TRY IT:
Look through the lines below; wherever the word "polar" appears, copy that line.

TASK INPUT:
************

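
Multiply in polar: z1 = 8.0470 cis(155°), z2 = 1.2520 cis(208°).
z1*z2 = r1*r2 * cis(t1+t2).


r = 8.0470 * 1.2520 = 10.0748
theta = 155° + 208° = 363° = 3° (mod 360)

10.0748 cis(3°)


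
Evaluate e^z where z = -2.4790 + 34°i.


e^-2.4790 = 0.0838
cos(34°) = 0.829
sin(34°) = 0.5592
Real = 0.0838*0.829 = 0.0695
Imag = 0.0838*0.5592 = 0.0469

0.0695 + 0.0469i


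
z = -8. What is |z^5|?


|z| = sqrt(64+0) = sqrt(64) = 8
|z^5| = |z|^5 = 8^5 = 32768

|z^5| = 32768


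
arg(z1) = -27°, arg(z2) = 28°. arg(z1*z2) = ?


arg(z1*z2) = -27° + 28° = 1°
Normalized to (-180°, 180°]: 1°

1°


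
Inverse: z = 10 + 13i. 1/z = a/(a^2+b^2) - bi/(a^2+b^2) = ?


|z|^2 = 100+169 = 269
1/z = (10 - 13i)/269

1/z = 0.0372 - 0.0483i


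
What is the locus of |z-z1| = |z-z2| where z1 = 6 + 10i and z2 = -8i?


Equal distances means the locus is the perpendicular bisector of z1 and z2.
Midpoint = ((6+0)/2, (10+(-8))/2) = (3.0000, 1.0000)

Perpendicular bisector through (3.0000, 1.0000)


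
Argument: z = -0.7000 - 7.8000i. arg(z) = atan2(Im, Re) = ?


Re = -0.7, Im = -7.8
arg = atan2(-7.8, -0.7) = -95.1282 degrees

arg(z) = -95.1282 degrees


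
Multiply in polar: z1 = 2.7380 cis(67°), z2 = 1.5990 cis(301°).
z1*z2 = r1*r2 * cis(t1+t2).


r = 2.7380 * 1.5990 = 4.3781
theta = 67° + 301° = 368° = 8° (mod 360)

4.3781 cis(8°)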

************

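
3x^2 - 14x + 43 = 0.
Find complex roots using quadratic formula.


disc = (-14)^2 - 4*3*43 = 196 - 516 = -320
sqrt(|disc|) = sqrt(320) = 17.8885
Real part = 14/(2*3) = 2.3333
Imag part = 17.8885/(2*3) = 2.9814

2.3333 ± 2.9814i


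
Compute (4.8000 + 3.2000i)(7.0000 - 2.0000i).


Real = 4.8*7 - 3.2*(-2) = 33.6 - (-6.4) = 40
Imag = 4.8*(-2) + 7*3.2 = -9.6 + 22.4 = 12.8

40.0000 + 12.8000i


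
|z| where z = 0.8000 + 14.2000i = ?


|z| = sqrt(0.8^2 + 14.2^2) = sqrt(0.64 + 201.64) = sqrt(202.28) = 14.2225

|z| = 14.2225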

************

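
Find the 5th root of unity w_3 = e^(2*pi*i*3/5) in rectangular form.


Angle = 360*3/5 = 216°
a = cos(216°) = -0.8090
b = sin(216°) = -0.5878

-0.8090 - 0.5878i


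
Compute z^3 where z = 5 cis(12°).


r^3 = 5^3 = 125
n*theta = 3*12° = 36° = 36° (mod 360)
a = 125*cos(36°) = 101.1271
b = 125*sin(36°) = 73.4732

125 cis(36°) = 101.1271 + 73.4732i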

************

PROBLEM SOLUTION:
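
Multiply in polar: z1 = 8.0470 cis(155°), z2 = 1.2520 cis(208°).
Multiply in polar: z1 = 2.7380 cis(67°), z2 = 1.5990 cis(301°).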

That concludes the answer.